» **Activity**
Search the data below for the string "right". Extract every line that contains it.

» **Data shown**
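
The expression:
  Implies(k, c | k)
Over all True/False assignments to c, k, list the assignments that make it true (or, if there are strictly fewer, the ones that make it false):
is always true.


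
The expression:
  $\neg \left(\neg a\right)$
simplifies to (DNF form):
$a$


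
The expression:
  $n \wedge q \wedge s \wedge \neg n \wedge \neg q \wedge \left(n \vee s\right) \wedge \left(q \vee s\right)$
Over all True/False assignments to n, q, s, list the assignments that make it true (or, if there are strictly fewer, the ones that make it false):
is never true.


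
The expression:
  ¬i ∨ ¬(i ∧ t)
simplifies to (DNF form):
¬i ∨ ¬t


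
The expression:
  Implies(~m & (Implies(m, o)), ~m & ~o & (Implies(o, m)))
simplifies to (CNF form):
m | ~o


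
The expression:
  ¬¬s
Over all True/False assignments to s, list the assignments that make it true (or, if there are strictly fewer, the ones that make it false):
is true only for:
  s=True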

» **Output for this exercise**
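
  $\neg \left(\neg a\right)$
  $n \wedge q \wedge s \wedge \neg n \wedge \neg q \wedge \left(n \vee s\right) \wedge \left(q \vee s\right)$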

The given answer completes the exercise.